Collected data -
○ ○ ○ ○ ○ ○ ○

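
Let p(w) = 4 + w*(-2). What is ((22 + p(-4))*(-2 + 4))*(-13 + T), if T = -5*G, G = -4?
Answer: 476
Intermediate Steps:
T = 20 (T = -5*(-4) = 20)
p(w) = 4 - 2*w
((22 + p(-4))*(-2 + 4))*(-13 + T) = ((22 + (4 - 2*(-4)))*(-2 + 4))*(-13 + 20) = ((22 + (4 + 8))*2)*7 = ((22 + 12)*2)*7 = (34*2)*7 = 68*7 = 476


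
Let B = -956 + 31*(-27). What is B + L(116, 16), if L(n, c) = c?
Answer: -1777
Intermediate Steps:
B = -1793 (B = -956 - 837 = -1793)
B + L(116, 16) = -1793 + 16 = -1777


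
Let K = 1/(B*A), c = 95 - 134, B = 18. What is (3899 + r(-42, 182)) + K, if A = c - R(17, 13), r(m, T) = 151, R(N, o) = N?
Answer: 4082399/1008 ≈ 4050.0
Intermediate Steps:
c = -39
A = -56 (A = -39 - 1*17 = -39 - 17 = -56)
K = -1/1008 (K = 1/(18*(-56)) = 1/(-1008) = -1/1008 ≈ -0.00099206)
(3899 + r(-42, 182)) + K = (3899 + 151) - 1/1008 = 4050 - 1/1008 = 4082399/1008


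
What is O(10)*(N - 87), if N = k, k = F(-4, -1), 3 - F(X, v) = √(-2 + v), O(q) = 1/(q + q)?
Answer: -21/5 - I*√3/20 ≈ -4.2 - 0.086603*I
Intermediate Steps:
O(q) = 1/(2*q)
F(X, v) = 3 - √(-2 + v)
k = 3 - I*√3 (k = 3 - √(-2 - 1) = 3 - √(-3) = 3 - I*√3 ≈ 3.0 - 1.732*I)
N = 3 - I*√3 ≈ 3.0 - 1.732*I
O(10)*(N - 87) = ((½)/10)*((3 - I*√3) - 87) = ((½)*(⅒))*(-84 - I*√3) = (-84 - I*√3)/20 = -21/5 - I*√3/20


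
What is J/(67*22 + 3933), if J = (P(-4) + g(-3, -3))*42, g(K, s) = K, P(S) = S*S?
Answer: 546/5407 ≈ 0.10098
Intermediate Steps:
P(S) = S**2
J = 546 (J = ((-4)**2 - 3)*42 = (16 - 3)*42 = 13*42 = 546)
J/(67*22 + 3933) = 546/(67*22 + 3933) = 546/(1474 + 3933) = 546/5407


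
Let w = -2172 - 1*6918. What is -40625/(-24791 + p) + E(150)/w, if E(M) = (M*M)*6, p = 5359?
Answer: -25044875/1962632 ≈ -12.761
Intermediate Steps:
w = -9090 (w = -2172 - 6918 = -9090)
E(M) = 6*M² (E(M) = M²*6 = 6*M²)
-40625/(-24791 + p) + E(150)/w = -40625/(-24791 + 5359) + (6*150²)/(-9090) = -40625/(-19432) + (6*22500)*(-1/9090) = -40625*(-1/19432) + 135000*(-1/9090) = 40625/19432 - 1500/101 = -25044875/1962632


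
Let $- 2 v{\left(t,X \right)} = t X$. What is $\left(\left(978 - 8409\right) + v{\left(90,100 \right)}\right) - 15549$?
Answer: $-27480$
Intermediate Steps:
$v{\left(t,X \right)} = - \frac{X t}{2}$ ($v{\left(t,X \right)} = - \frac{t X}{2} = - \frac{X t}{2}$)
$\left(\left(978 - 8409\right) + v{\left(90,100 \right)}\right) - 15549 = \left(\left(978 - 8409\right) - 50 \cdot 90\right) - 15549 = \left(-7431 - 4500\right) - 15549 = -11931 - 15549 = -27480$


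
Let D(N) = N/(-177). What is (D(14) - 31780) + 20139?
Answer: -2060471/177 ≈ -11641.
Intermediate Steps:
D(N) = -N/177 (D(N) = N*(-1/177) = -N/177)
(D(14) - 31780) + 20139 = (-1/177*14 - 31780) + 20139 = (-14/177 - 31780) + 20139 = -5625074/177 + 20139 = -2060471/177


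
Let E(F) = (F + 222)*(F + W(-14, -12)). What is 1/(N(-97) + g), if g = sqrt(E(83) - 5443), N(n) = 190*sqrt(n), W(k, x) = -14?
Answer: 1/(sqrt(15602) + 190*I*sqrt(97)) ≈ 3.5512e-5 - 0.00053202*I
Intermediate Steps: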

○ ○ ○ ○ ○ ○ ○

What is needed - Copy out each line of the data that holds the string "Answer".

Reply -
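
Answer: 476
Answer: -1777
Answer: 4082399/1008 ≈ 4050.0
Answer: -21/5 - I*√3/20 ≈ -4.2 - 0.086603*I
Answer: 546/5407 ≈ 0.10098
Answer: -25044875/1962632 ≈ -12.761
Answer: $-27480$
Answer: -2060471/177 ≈ -11641.
Answer: 1/(sqrt(15602) + 190*I*sqrt(97)) ≈ 3.5512e-5 - 0.00053202*I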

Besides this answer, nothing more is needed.